— About this task —
Reproduce the full listing exactly.
----------
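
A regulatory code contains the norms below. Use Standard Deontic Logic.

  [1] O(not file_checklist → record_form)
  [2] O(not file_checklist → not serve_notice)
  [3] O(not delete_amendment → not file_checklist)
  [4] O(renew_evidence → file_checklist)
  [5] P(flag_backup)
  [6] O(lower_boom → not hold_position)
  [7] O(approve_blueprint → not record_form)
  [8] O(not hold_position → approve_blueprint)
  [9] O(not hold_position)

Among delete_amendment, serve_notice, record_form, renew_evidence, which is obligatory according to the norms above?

delete_amendment

From premise 9 we have O(not hold_position).
Applying K to premise 8 (O(not hold_position → approve_blueprint)) and O(not hold_position) yields O(approve_blueprint).
Premise 7 is O(approve_blueprint → not record_form); since O(approve_blueprint), deontic closure gives O(not record_form).
Premise 1, O(not file_checklist → record_form), contraposes to O(not record_form → file_checklist); with O(not record_form) we get O(file_checklist).
Premise 3 is O(not delete_amendment → not file_checklist); contrapositively O(file_checklist → delete_amendment). Since O(file_checklist) holds, K gives O(delete_amendment).
So O(delete_amendment) holds — delete_amendment is obligatory. None of the other listed options is made obligatory by any chain of premises.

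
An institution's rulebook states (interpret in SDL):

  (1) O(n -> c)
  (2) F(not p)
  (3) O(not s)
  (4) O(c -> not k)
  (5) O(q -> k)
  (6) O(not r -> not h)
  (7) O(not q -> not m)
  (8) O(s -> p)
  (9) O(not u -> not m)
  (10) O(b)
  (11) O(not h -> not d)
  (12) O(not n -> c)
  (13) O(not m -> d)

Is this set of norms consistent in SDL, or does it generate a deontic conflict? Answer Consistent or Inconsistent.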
----------
— Output for this task —
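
A regulatory code contains the norms below. Use Standard Deontic Logic.

  [1] O(not file_checklist → record_form)
  [2] O(not file_checklist → not serve_notice)
  [3] O(not delete_amendment → not file_checklist)
  [4] O(renew_evidence → file_checklist)
  [5] P(flag_backup)
  [6] O(lower_boom → not hold_position)
  [7] O(approve_blueprint → not record_form)
  [8] O(not hold_position → approve_blueprint)
  [9] O(not hold_position)

Among delete_amendment, serve_notice, record_form, renew_evidence, which is obligatory according to the norms above?

delete_amendment

From premise 9 we have O(not hold_position).
Applying K to premise 8 (O(not hold_position → approve_blueprint)) and O(not hold_position) yields O(approve_blueprint).
Premise 7 is O(approve_blueprint → not record_form); since O(approve_blueprint), deontic closure gives O(not record_form).
Premise 1, O(not file_checklist → record_form), contraposes to O(not record_form → file_checklist); with O(not record_form) we get O(file_checklist).
Premise 3 is O(not delete_amendment → not file_checklist); contrapositively O(file_checklist → delete_amendment). Since O(file_checklist) holds, K gives O(delete_amendment).
So O(delete_amendment) holds — delete_amendment is obligatory. None of the other listed options is made obligatory by any chain of premises.

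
An institution's rulebook states (interpret in SDL):

  (1) O(n -> c)
  (2) F(not p)
  (3) O(not s)
  (4) O(c -> not k)
  (5) O(q -> k)
  (6) O(not r -> not h)
  (7) O(not q -> not m)
  (8) O(s -> p)
  (9) O(not u -> not m)
  (10) O(b)
  (11) O(not h -> not d)
  (12) O(not n -> c)
  (13) O(not m -> d)

Is this set of norms consistent in SDL, or does it generate a deontic conflict? Answer Consistent or Inconsistent.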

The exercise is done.